==== SUPPLIED MATERIAL

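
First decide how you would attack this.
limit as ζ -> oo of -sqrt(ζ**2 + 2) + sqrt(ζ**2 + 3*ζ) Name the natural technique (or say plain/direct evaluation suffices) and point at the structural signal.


Method: conjugate multiplication — an infinity-minus-infinity difference with a surviving radical — multiply by the conjugate to cancel the divergence.


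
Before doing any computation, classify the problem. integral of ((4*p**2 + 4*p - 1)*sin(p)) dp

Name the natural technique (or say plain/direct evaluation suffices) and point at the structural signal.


Best approach: integration by parts — differentiate 4*p**2 + 4*p - 1, integrate sin(p): each pass lowers the polynomial degree, so parts terminates.


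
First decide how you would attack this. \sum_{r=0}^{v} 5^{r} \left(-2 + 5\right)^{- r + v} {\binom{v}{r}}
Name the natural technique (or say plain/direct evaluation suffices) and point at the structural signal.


Best approach: the binomial theorem — terms weighting {\binom{v}{r}} against matched powers of 5 and (-2 + 5) reassemble into (5 + (-2 + 5))^v by the binomial theorem.


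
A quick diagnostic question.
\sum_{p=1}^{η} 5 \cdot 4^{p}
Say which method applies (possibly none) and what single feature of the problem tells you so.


Verdict: the geometric series formula — check a ratio of consecutive terms: it is 4, independent of the index, so the geometric formula closes the sum.


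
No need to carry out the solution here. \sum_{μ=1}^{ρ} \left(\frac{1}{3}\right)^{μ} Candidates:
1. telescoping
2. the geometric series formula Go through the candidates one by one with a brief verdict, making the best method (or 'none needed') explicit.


Best approach: the geometric series formula — each summand is the previous one scaled by \frac{1}{3}; that constant multiplier is itself the geometric structure.
- telescoping — the summand is not presented as a shifted difference — a telescoping rewrite may exist, but the displayed structure does not offer one.
- the geometric series formula: applies; the problem has the shape this method handles.


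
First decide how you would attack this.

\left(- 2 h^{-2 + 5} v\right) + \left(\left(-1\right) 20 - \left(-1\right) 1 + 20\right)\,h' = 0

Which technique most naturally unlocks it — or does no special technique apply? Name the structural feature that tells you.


Method: separation of variables — one side of the product carries the independent variable, the other the unknown — the textbook separation shape.


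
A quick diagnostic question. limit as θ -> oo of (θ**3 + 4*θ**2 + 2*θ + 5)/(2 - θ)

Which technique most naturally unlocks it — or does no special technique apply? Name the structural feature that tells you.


Verdict: dominant-term comparison — divide through by the highest power of θ; every lower-order term dies and the dominant terms decide the limit. l'Hôpital's at-infinity variant applies to the expression viewed as a single quotient; the leading-term comparison is the direct route.


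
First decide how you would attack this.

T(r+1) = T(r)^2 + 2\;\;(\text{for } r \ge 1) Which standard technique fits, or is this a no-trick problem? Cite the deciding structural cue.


Verdict: no special technique — the sequence value feeds back through itself nonlinearly — linear superposition fails, and every superposition-based closed form fails with it.


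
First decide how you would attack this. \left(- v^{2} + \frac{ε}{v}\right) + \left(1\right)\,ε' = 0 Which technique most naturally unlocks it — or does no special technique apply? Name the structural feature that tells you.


Verdict: a linear integrating factor — linear in the unknown with genuine forcing: multiply through by the exponential of the integrated coefficient and the left side closes into one derivative.


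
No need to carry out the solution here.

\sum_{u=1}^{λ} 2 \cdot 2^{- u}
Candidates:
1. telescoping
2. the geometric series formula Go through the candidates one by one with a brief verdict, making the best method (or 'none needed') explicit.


Best approach: the geometric series formula — consecutive terms stand in a fixed index-free ratio — the geometric sum formula closes it.
- telescoping: the terms as presented offer no neighboring cancellation — a telescoping rewrite may exist, but the displayed structure does not hand one over.
- the geometric series formula: applicable, and directly so.


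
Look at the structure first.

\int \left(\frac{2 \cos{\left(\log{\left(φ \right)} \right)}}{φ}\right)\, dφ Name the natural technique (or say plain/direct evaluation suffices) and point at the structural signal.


Technique: u-substitution — collected, the integrand has one factor that is, up to a constant, the derivative of an inner expression the rest depends on — substitute for that inner expression.


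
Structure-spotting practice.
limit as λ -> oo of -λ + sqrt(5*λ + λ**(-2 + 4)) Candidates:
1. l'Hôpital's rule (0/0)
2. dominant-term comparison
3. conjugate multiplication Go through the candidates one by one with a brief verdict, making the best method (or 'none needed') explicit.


Technique: conjugate multiplication — the difference sqrt(5*λ + λ**(-2 + 4)) - λ is an ∞ − ∞ stalemate; its conjugate partner breaks the tie.
- l'Hôpital's rule (0/0): substitution produces ∞ − ∞ rather than a vanishing quotient; the rule needs a 0/0 ratio to act on.
- dominant-term comparison: leading-power comparison does not apply to this form.
- conjugate multiplication: applies; the problem has the shape this method handles.


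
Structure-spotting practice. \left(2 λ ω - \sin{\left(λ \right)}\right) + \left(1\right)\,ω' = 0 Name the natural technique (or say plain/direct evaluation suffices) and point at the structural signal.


Diagnosis: a linear integrating factor — first power of ω, nonzero forcing: the integrating-factor recipe applies verbatim with p = 2 λ.


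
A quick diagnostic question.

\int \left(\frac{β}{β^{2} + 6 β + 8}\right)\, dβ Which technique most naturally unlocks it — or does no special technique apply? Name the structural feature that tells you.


Best approach: partial fractions — a proper rational integrand over the factorable β^{2} + 6 β + 8: partial fractions reduce it to elementary pieces.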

========

* EXERCISE INSTRUCTIONS: Copy each line of the listing above that contains the word "carry".

* YOUR SOLUTION:
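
No need to carry out the solution here. \sum_{μ=1}^{ρ} \left(\frac{1}{3}\right)^{μ} Candidates:
No need to carry out the solution here.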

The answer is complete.